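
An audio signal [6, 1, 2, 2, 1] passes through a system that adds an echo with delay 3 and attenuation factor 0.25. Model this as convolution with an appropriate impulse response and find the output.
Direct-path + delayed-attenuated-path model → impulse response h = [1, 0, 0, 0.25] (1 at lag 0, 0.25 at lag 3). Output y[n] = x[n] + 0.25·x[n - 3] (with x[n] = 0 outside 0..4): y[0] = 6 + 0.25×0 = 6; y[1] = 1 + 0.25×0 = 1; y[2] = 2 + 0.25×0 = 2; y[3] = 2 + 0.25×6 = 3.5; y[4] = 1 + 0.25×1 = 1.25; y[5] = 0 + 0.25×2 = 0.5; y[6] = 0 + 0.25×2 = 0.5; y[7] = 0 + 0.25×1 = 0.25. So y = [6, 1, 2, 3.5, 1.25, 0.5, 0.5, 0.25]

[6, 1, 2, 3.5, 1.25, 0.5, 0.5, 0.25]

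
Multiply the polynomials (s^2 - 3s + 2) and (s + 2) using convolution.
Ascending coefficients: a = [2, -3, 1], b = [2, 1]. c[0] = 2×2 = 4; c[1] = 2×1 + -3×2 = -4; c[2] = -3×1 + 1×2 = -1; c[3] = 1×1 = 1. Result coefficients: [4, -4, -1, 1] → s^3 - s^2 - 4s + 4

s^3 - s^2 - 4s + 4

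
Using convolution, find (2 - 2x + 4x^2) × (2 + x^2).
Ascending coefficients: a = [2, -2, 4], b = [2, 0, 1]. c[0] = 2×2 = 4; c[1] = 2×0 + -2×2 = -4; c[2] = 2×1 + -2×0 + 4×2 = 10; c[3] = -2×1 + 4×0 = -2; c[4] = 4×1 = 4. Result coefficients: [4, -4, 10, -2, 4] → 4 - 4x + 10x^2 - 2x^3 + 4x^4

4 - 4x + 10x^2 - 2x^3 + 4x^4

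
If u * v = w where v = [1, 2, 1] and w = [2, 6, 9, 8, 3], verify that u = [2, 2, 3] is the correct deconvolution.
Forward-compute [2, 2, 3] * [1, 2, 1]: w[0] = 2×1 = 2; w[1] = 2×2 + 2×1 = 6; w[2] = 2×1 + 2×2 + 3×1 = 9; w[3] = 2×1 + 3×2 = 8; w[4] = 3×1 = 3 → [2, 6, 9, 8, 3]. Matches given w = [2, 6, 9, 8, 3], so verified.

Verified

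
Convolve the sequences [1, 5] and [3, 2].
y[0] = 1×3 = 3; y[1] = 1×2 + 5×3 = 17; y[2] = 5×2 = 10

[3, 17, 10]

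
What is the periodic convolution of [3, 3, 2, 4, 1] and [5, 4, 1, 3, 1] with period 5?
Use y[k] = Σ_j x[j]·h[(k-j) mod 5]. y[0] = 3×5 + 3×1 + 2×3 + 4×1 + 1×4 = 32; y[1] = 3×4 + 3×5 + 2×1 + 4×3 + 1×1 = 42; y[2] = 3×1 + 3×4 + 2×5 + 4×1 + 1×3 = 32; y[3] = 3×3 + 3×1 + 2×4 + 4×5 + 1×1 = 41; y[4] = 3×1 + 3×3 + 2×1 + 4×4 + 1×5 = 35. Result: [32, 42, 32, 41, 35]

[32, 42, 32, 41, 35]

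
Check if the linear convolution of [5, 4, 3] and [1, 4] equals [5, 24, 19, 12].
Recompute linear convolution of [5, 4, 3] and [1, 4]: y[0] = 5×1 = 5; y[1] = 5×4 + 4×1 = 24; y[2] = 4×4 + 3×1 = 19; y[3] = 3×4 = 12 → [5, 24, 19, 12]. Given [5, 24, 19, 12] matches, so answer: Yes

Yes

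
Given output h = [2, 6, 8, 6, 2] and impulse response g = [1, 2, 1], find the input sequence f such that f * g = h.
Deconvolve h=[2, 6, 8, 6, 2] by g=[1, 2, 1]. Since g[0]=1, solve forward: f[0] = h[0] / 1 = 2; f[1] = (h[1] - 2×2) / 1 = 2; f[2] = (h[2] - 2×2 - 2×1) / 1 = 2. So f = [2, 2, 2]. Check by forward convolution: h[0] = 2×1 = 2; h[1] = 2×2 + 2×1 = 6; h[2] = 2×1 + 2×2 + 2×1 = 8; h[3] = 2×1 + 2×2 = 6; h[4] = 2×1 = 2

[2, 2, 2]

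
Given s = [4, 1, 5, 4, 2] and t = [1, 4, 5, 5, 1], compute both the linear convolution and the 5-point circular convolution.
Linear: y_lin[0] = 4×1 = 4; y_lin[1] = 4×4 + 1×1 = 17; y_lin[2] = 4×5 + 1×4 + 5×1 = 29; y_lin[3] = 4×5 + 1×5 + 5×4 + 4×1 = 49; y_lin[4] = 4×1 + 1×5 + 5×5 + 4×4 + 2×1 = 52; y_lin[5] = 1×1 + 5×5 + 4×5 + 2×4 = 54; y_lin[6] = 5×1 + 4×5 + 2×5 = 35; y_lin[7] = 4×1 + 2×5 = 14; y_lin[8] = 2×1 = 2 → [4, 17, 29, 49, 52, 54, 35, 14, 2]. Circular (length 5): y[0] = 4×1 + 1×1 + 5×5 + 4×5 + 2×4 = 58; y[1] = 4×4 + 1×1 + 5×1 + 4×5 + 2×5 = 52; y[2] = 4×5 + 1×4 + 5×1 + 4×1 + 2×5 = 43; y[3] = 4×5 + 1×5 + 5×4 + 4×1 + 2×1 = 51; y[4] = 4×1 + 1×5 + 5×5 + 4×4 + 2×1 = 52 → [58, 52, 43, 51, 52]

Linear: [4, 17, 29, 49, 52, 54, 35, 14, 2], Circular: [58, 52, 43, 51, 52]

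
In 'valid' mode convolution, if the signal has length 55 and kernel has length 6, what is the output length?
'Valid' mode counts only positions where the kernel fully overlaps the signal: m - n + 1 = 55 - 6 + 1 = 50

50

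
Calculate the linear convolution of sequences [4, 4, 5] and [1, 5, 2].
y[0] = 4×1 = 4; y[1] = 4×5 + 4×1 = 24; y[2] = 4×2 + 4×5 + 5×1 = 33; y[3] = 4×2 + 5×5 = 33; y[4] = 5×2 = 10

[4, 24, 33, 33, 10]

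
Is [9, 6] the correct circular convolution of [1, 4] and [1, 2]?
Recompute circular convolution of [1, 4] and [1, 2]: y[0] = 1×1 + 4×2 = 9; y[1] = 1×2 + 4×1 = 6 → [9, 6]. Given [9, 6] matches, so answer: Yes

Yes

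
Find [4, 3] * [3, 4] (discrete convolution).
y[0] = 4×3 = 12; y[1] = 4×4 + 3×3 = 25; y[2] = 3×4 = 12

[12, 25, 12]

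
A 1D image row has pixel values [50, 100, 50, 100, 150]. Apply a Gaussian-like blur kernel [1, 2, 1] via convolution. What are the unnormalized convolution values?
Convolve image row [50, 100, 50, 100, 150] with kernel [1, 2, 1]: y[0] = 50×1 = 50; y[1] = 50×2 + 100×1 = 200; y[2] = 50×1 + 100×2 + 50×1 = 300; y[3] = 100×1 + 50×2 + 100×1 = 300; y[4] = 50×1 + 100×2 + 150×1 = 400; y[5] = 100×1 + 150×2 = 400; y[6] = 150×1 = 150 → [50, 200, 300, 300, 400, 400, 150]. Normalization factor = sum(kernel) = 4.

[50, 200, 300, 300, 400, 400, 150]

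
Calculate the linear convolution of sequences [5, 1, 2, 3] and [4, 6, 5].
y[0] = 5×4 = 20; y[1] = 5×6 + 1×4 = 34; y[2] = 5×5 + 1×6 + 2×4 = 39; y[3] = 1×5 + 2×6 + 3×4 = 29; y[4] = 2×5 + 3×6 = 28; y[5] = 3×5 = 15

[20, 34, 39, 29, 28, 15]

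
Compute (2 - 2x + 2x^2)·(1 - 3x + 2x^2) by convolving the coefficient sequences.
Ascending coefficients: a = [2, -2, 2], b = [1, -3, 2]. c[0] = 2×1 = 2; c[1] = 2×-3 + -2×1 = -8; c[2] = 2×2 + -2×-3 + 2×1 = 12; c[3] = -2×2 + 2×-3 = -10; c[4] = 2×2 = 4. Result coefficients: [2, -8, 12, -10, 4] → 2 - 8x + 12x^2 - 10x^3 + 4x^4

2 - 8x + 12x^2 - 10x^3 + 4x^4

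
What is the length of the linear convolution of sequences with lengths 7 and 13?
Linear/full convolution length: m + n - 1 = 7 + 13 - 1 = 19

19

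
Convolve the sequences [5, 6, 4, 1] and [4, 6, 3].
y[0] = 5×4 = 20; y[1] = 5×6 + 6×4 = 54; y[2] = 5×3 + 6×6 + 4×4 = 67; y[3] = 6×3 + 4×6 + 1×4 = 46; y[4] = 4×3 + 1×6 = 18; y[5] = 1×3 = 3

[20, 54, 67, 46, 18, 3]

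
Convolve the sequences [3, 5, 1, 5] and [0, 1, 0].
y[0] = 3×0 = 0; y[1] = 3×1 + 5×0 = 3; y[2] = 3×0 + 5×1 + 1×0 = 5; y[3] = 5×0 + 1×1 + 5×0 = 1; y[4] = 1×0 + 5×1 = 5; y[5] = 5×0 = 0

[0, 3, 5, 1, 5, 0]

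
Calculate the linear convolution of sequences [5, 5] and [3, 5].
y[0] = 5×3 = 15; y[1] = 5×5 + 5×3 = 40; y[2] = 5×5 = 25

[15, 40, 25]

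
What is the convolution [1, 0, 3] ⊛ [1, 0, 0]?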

***

What you should do
Would you reproduce, word for word, the lines from the one holding "Convolve the sequences [3, 5, 1, 5]" through the final line of the entries, both included?

Reply
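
Convolve the sequences [3, 5, 1, 5] and [0, 1, 0].
y[0] = 3×0 = 0; y[1] = 3×1 + 5×0 = 3; y[2] = 3×0 + 5×1 + 1×0 = 5; y[3] = 5×0 + 1×1 + 5×0 = 1; y[4] = 1×0 + 5×1 = 5; y[5] = 5×0 = 0

[0, 3, 5, 1, 5, 0]

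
Calculate the linear convolution of sequences [5, 5] and [3, 5].
y[0] = 5×3 = 15; y[1] = 5×5 + 5×3 = 40; y[2] = 5×5 = 25

[15, 40, 25]

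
What is the convolution [1, 0, 3] ⊛ [1, 0, 0]?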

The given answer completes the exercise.